**EXERCISE DESCRIPTION:** Copy the data exactly, line for line.

[Dataset entries]
————
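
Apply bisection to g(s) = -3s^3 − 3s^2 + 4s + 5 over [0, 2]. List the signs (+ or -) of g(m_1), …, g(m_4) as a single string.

s = 1 gives g = 3, positive; keep [1, 2]
s = 1.5 gives g = -5.875, negative; keep [1, 1.5]
s = 1.25 gives g = -0.546875, negative; keep [1, 1.25]
s = 1.125 gives g = 1.4316, positive; keep [1.125, 1.25]

+--+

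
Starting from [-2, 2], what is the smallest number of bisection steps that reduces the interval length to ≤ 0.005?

10

Width after n steps is 4/2^n. Need 2^n ≥ 4/0.005 = 800.
2^9 = 512 < 800 ≤ 2^10 = 1024, so n = 10.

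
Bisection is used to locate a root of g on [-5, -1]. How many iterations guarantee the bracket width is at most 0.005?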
————
**EXERCISE OUTPUT:**
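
Apply bisection to g(s) = -3s^3 − 3s^2 + 4s + 5 over [0, 2]. List the signs (+ or -) of g(m_1), …, g(m_4) as a single string.

s = 1 gives g = 3, positive; keep [1, 2]
s = 1.5 gives g = -5.875, negative; keep [1, 1.5]
s = 1.25 gives g = -0.546875, negative; keep [1, 1.25]
s = 1.125 gives g = 1.4316, positive; keep [1.125, 1.25]

+--+

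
Starting from [-2, 2], what is the smallest number of bisection steps that reduces the interval length to ≤ 0.005?

10

Width after n steps is 4/2^n. Need 2^n ≥ 4/0.005 = 800.
2^9 = 512 < 800 ≤ 2^10 = 1024, so n = 10.

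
Bisection is used to locate a root of g on [-5, -1]. How many iterations guarantee the bracket width is at most 0.005?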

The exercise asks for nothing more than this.